**Data for this exercise:**
^^^^^^^^^^^^^^^^

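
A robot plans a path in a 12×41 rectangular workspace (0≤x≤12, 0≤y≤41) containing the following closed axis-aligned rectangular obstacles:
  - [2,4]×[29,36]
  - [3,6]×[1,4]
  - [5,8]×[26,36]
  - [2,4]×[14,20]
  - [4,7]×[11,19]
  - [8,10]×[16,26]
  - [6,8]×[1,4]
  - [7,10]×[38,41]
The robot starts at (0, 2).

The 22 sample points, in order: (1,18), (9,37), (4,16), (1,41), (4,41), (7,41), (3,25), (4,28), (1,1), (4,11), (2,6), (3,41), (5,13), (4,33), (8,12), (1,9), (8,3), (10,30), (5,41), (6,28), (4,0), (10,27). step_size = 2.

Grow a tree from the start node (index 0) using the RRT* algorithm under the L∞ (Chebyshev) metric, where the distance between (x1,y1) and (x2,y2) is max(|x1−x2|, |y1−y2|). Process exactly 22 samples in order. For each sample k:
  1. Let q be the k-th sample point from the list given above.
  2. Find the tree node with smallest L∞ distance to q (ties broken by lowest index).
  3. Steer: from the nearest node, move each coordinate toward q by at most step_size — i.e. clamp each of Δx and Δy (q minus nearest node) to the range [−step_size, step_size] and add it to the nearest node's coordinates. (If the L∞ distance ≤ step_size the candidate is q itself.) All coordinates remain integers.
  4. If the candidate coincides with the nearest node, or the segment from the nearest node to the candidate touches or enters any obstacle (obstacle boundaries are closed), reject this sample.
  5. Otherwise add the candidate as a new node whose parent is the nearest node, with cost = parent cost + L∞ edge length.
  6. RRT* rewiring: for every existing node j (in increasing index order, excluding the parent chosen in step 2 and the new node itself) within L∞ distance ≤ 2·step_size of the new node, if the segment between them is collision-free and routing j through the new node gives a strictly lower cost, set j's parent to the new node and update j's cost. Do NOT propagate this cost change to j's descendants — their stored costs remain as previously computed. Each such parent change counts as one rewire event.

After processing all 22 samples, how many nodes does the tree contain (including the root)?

Node count: 11

1. q=(1,18) nearest=0 d=16 new=(1,4) → add node 1 parent=0 cost=2
2. q=(9,37) nearest=1 d=33 new=(3,6) → add node 2 parent=1 cost=4
3. q=(4,16) nearest=2 d=10 new=(4,8) → add node 3 parent=2 cost=6
4. q=(1,41) nearest=3 d=33 new=(2,10) → add node 4 parent=3 cost=8
5. q=(4,41) nearest=4 d=31 new=(4,12) → blocked by [4,7]×[11,19], reject
6. q=(7,41) nearest=4 d=31 new=(4,12) → blocked by [4,7]×[11,19], reject
7. q=(3,25) nearest=4 d=15 new=(3,12) → add node 5 parent=4 cost=10
8. q=(4,28) nearest=5 d=16 new=(4,14) → blocked by [2,4]×[14,20], reject
9. q=(1,1) nearest=0 d=1 new=(1,1) → add node 6 parent=0 cost=1
10. q=(4,11) nearest=5 d=1 new=(4,11) → blocked by [4,7]×[11,19], reject
11. q=(2,6) nearest=2 d=1 new=(2,6) → add node 7 parent=2 cost=5
12. q=(3,41) nearest=5 d=29 new=(3,14) → blocked by [2,4]×[14,20], reject
13. q=(5,13) nearest=5 d=2 new=(5,13) → blocked by [4,7]×[11,19], reject
14. q=(4,33) nearest=5 d=21 new=(4,14) → blocked by [2,4]×[14,20], reject
15. q=(8,12) nearest=3 d=4 new=(6,10) → add node 8 parent=3 cost=8
16. q=(1,9) nearest=4 d=1 new=(1,9) → add node 9 parent=4 cost=9
17. q=(8,3) nearest=2 d=5 new=(5,4) → blocked by [3,6]×[1,4], reject
18. q=(10,30) nearest=5 d=18 new=(5,14) → blocked by [4,7]×[11,19], reject
19. q=(5,41) nearest=5 d=29 new=(5,14) → blocked by [4,7]×[11,19], reject
20. q=(6,28) nearest=5 d=16 new=(5,14) → blocked by [4,7]×[11,19], reject
21. q=(4,0) nearest=6 d=3 new=(3,0) → add node 10 parent=6 cost=3
22. q=(10,27) nearest=5 d=15 new=(5,14) → blocked by [4,7]×[11,19], reject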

^^^^^^^^^^^^^^^^

**Task to complete:** Wherever "between" occurs in the records above, copy the line it sits in.

**Answer space:**
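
Grow a tree from the start node (index 0) using the RRT* algorithm under the L∞ (Chebyshev) metric, where the distance between (x1,y1) and (x2,y2) is max(|x1−x2|, |y1−y2|). Process exactly 22 samples in order. For each sample k:
  6. RRT* rewiring: for every existing node j (in increasing index order, excluding the parent chosen in step 2 and the new node itself) within L∞ distance ≤ 2·step_size of the new node, if the segment between them is collision-free and routing j through the new node gives a strictly lower cost, set j's parent to the new node and update j's cost. Do NOT propagate this cost change to j's descendants — their stored costs remain as previously computed. Each such parent change counts as one rewire event.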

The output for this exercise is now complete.